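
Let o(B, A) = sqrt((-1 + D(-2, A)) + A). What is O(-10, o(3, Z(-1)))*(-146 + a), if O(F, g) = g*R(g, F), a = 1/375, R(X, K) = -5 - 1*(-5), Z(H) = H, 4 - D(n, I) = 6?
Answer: 0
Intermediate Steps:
D(n, I) = -2 (D(n, I) = 4 - 1*6 = 4 - 6 = -2)
R(X, K) = 0 (R(X, K) = -5 + 5 = 0)
a = 1/375 ≈ 0.0026667
o(B, A) = sqrt(-3 + A) (o(B, A) = sqrt((-1 - 2) + A) = sqrt(-3 + A))
O(F, g) = 0 (O(F, g) = g*0 = 0)
O(-10, o(3, Z(-1)))*(-146 + a) = 0*(-146 + 1/375) = 0*(-54749/375) = 0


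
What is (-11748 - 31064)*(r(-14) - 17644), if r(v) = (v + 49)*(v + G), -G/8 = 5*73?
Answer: 5151739208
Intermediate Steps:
G = -2920 (G = -40*73 = -8*365 = -2920)
r(v) = (-2920 + v)*(49 + v) (r(v) = (v + 49)*(v - 2920) = (49 + v)*(-2920 + v) = (-2920 + v)*(49 + v))
(-11748 - 31064)*(r(-14) - 17644) = (-11748 - 31064)*((-143080 + (-14)² - 2871*(-14)) - 17644) = -42812*((-143080 + 196 + 40194) - 17644) = -42812*(-102690 - 17644) = -42812*(-120334) = 5151739208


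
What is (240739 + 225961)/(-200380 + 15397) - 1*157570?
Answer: -29148238010/184983 ≈ -1.5757e+5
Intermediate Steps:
(240739 + 225961)/(-200380 + 15397) - 1*157570 = 466700/(-184983) - 157570 = 466700*(-1/184983) - 157570 = -466700/184983 - 157570 = -29148238010/184983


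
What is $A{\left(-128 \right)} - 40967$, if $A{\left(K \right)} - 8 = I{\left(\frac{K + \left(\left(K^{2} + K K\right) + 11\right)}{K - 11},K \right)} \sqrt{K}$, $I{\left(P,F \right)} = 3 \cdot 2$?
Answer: $-40959 + 48 i \sqrt{2} \approx -40959.0 + 67.882 i$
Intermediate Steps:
$I{\left(P,F \right)} = 6$
$A{\left(K \right)} = 8 + 6 \sqrt{K}$
$A{\left(-128 \right)} - 40967 = \left(8 + 6 \sqrt{-128}\right) - 40967 = \left(8 + 6 \cdot 8 i \sqrt{2}\right) - 40967 = \left(8 + 48 i \sqrt{2}\right) - 40967 = -40959 + 48 i \sqrt{2}$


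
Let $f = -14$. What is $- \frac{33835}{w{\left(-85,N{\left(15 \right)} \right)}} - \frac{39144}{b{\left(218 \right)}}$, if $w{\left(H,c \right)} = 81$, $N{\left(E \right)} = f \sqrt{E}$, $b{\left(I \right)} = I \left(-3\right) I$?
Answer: $- \frac{401729413}{962361} \approx -417.44$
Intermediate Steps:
$b{\left(I \right)} = - 3 I^{2}$ ($b{\left(I \right)} = - 3 I I = - 3 I^{2}$)
$N{\left(E \right)} = - 14 \sqrt{E}$
$- \frac{33835}{w{\left(-85,N{\left(15 \right)} \right)}} - \frac{39144}{b{\left(218 \right)}} = - \frac{33835}{81} - \frac{39144}{\left(-3\right) 218^{2}} = \left(-33835\right) \frac{1}{81} - \frac{39144}{\left(-3\right) 47524} = - \frac{33835}{81} - \frac{39144}{-142572} = - \frac{33835}{81} - - \frac{3262}{11881} = - \frac{33835}{81} + \frac{3262}{11881} = - \frac{401729413}{962361}$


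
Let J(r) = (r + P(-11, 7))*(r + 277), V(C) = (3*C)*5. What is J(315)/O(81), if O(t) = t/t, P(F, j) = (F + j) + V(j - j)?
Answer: 184112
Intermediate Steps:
V(C) = 15*C
P(F, j) = F + j (P(F, j) = (F + j) + 15*(j - j) = (F + j) + 15*0 = (F + j) + 0 = F + j)
O(t) = 1
J(r) = (-4 + r)*(277 + r) (J(r) = (r + (-11 + 7))*(r + 277) = (r - 4)*(277 + r) = (-4 + r)*(277 + r))
J(315)/O(81) = (-1108 + 315² + 273*315)/1 = (-1108 + 99225 + 85995)*1 = 184112*1 = 184112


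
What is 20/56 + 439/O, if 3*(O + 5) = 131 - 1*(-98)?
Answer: 4877/749 ≈ 6.5113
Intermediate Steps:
O = 214/3 (O = -5 + (131 - 1*(-98))/3 = -5 + (131 + 98)/3 = -5 + (1/3)*229 = -5 + 229/3 = 214/3 ≈ 71.333)
20/56 + 439/O = 20/56 + 439/(214/3) = 20*(1/56) + 439*(3/214) = 5/14 + 1317/214 = 4877/749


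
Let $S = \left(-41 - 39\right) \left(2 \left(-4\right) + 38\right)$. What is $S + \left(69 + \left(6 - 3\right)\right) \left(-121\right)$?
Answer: $-11112$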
■ ■ ■ ■
§ **PROBLEM**: Go through the entries and copy each line holding the string "Answer".

§ **EXERCISE RESPONSE**:
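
Answer: 0
Answer: 5151739208
Answer: -29148238010/184983 ≈ -1.5757e+5
Answer: $-40959 + 48 i \sqrt{2} \approx -40959.0 + 67.882 i$
Answer: $- \frac{401729413}{962361} \approx -417.44$
Answer: 184112
Answer: 4877/749 ≈ 6.5113
Answer: $-11112$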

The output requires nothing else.